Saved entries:

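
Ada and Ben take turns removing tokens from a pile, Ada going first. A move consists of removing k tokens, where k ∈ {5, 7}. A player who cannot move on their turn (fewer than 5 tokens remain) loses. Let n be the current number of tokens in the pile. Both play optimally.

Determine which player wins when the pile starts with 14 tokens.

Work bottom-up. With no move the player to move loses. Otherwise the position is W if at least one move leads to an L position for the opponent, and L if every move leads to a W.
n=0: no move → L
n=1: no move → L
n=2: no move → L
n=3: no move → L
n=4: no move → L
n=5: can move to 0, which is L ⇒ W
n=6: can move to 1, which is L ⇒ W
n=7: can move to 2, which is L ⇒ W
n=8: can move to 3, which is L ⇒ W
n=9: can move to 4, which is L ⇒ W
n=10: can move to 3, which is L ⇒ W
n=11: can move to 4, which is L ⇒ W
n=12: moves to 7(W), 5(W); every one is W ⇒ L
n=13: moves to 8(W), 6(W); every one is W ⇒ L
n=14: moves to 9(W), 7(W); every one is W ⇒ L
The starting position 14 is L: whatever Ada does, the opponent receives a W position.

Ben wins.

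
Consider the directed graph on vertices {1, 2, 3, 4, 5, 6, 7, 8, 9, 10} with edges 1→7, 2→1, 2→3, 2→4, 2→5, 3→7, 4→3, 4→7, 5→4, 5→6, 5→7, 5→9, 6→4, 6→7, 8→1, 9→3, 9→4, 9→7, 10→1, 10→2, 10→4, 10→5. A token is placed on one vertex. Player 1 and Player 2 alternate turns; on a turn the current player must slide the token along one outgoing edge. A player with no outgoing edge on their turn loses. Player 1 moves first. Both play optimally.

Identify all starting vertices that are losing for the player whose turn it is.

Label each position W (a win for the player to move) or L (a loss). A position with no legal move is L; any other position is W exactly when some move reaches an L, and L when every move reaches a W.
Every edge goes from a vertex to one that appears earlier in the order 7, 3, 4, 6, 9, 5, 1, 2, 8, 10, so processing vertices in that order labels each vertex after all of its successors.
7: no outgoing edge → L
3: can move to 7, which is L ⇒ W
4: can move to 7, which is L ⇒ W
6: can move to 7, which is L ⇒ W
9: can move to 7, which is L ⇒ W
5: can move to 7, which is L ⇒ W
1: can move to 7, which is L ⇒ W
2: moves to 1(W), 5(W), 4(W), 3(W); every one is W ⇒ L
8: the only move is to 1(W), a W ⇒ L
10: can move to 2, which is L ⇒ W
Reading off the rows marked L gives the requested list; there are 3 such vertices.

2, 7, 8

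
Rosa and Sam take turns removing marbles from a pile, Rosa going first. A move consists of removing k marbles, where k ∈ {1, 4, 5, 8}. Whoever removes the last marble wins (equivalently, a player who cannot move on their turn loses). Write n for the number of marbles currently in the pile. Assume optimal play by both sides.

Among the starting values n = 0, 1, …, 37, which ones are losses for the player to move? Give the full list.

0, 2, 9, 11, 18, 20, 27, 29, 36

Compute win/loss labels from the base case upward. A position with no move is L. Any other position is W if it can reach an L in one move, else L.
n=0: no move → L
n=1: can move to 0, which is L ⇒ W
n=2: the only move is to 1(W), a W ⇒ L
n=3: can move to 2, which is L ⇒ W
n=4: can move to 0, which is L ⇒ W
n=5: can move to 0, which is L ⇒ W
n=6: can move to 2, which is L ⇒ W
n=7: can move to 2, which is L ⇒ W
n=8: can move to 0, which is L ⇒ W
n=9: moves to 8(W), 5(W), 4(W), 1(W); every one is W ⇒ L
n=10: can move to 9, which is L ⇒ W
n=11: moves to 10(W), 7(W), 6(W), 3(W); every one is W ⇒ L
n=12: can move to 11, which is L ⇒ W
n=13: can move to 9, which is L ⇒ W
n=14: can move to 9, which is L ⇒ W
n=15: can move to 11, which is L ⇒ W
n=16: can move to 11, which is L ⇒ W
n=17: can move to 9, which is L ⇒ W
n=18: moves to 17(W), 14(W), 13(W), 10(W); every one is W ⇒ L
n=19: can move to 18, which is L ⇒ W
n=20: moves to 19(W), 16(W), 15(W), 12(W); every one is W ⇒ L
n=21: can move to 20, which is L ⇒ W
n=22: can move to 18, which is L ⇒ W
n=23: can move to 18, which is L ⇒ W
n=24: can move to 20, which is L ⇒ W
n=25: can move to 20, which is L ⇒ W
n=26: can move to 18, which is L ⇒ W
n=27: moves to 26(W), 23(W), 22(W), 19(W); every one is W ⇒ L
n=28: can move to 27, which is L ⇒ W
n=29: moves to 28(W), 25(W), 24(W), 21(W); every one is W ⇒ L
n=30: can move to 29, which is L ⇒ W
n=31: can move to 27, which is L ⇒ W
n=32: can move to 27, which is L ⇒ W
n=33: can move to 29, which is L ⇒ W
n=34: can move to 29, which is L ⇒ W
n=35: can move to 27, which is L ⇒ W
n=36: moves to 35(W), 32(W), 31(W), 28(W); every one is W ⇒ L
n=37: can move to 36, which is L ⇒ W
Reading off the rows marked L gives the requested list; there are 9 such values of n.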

• [YOUR TASK]
Write down, word for word, the lines above from the one containing "Identify all starting" through the one containing "Rosa and Sam", both ends included.

• [PROBLEM SOLUTION]
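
Identify all starting vertices that are losing for the player whose turn it is.

Label each position W (a win for the player to move) or L (a loss). A position with no legal move is L; any other position is W exactly when some move reaches an L, and L when every move reaches a W.
Every edge goes from a vertex to one that appears earlier in the order 7, 3, 4, 6, 9, 5, 1, 2, 8, 10, so processing vertices in that order labels each vertex after all of its successors.
7: no outgoing edge → L
3: can move to 7, which is L ⇒ W
4: can move to 7, which is L ⇒ W
6: can move to 7, which is L ⇒ W
9: can move to 7, which is L ⇒ W
5: can move to 7, which is L ⇒ W
1: can move to 7, which is L ⇒ W
2: moves to 1(W), 5(W), 4(W), 3(W); every one is W ⇒ L
8: the only move is to 1(W), a W ⇒ L
10: can move to 2, which is L ⇒ W
Reading off the rows marked L gives the requested list; there are 3 such vertices.

2, 7, 8

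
Rosa and Sam take turns removing marbles from a pile, Rosa going first. A move consists of removing k marbles, where k ∈ {1, 4, 5, 8}. Whoever removes the last marble wins (equivalently, a player who cannot move on their turn loses). Write n for the number of marbles currently in the pile. Assume optimal play by both sides.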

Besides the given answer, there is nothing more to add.